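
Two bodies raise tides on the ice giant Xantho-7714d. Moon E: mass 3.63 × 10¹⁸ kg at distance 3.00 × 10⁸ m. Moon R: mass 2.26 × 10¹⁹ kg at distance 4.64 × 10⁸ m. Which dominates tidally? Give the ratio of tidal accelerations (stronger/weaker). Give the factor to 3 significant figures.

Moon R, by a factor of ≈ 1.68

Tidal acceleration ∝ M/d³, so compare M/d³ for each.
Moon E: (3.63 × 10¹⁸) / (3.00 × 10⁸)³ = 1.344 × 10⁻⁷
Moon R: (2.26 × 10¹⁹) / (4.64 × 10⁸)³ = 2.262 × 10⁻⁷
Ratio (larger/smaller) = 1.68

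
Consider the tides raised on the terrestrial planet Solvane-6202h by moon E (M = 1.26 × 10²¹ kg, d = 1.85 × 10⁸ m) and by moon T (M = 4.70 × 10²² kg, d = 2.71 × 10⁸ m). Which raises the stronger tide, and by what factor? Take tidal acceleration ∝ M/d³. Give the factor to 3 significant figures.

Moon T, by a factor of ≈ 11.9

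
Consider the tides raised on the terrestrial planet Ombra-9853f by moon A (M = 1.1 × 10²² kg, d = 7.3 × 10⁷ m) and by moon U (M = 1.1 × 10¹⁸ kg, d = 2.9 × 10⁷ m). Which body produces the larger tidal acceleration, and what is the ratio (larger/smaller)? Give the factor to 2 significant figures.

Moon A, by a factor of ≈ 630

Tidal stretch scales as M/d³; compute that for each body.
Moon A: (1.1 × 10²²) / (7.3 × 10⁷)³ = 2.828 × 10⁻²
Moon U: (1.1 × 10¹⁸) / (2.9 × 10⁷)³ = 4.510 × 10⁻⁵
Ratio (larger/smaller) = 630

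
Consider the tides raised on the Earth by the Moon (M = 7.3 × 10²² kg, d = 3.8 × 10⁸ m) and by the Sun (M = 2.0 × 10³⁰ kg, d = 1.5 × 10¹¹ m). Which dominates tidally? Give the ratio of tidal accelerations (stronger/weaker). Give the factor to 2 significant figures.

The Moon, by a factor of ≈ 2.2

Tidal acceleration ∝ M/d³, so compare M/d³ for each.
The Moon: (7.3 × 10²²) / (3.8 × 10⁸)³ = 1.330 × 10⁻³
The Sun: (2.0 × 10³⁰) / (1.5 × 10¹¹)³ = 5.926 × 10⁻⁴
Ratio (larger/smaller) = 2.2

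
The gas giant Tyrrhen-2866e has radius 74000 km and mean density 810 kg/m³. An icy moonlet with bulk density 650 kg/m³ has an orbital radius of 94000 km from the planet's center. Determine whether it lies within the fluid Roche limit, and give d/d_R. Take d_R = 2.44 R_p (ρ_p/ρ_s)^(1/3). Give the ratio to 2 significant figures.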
· · ·
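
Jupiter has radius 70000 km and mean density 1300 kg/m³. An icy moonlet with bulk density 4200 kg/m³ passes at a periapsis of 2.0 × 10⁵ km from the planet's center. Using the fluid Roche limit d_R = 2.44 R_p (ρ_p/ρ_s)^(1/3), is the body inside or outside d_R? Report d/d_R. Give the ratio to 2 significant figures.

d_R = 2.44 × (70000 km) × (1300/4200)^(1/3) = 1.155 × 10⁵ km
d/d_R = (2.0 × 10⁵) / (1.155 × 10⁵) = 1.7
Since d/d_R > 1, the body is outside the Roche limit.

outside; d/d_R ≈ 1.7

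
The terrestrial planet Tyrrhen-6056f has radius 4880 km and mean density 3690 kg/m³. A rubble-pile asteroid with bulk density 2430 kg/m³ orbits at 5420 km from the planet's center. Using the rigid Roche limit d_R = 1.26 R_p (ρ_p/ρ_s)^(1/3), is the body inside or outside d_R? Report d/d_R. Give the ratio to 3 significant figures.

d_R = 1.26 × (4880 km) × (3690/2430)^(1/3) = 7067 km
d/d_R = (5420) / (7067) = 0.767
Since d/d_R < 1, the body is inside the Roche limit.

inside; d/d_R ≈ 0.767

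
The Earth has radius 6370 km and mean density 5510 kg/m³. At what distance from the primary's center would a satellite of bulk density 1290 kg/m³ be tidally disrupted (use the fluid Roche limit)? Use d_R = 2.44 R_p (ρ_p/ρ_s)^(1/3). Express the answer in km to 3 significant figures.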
· · ·
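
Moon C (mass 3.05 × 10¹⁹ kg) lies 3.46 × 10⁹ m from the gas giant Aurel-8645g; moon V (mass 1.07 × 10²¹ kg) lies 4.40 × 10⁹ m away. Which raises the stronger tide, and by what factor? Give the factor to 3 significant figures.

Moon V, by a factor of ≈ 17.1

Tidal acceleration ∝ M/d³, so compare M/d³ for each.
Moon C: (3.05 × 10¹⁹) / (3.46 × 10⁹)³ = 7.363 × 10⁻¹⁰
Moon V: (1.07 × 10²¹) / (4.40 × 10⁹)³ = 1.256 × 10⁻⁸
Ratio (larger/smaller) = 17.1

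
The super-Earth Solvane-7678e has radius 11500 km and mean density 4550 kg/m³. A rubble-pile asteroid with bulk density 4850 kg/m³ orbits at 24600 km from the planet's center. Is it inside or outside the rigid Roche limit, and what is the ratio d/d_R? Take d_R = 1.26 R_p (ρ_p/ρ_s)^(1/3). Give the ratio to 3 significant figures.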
· · ·
• Exercise requirements:
Take the entries above and return only the lines from the one with "Consider the tides raised on the terrestrial planet Ombra-9853f" to the one with "The gas giant Tyrrhen-2866e", both included, unchanged.

• Task response:
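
Consider the tides raised on the terrestrial planet Ombra-9853f by moon A (M = 1.1 × 10²² kg, d = 7.3 × 10⁷ m) and by moon U (M = 1.1 × 10¹⁸ kg, d = 2.9 × 10⁷ m). Which body produces the larger tidal acceleration, and what is the ratio (larger/smaller)? Give the factor to 2 significant figures.

Moon A, by a factor of ≈ 630

Tidal stretch scales as M/d³; compute that for each body.
Moon A: (1.1 × 10²²) / (7.3 × 10⁷)³ = 2.828 × 10⁻²
Moon U: (1.1 × 10¹⁸) / (2.9 × 10⁷)³ = 4.510 × 10⁻⁵
Ratio (larger/smaller) = 630

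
Consider the tides raised on the Earth by the Moon (M = 7.3 × 10²² kg, d = 3.8 × 10⁸ m) and by the Sun (M = 2.0 × 10³⁰ kg, d = 1.5 × 10¹¹ m). Which dominates tidally? Give the ratio of tidal accelerations (stronger/weaker). Give the factor to 2 significant figures.

The Moon, by a factor of ≈ 2.2

Tidal acceleration ∝ M/d³, so compare M/d³ for each.
The Moon: (7.3 × 10²²) / (3.8 × 10⁸)³ = 1.330 × 10⁻³
The Sun: (2.0 × 10³⁰) / (1.5 × 10¹¹)³ = 5.926 × 10⁻⁴
Ratio (larger/smaller) = 2.2

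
The gas giant Tyrrhen-2866e has radius 74000 km and mean density 810 kg/m³. An icy moonlet with bulk density 650 kg/m³ has an orbital radius of 94000 km from the planet's center. Determine whether it lies within the fluid Roche limit, and give d/d_R. Take d_R = 2.44 R_p (ρ_p/ρ_s)^(1/3). Give the ratio to 2 significant figures.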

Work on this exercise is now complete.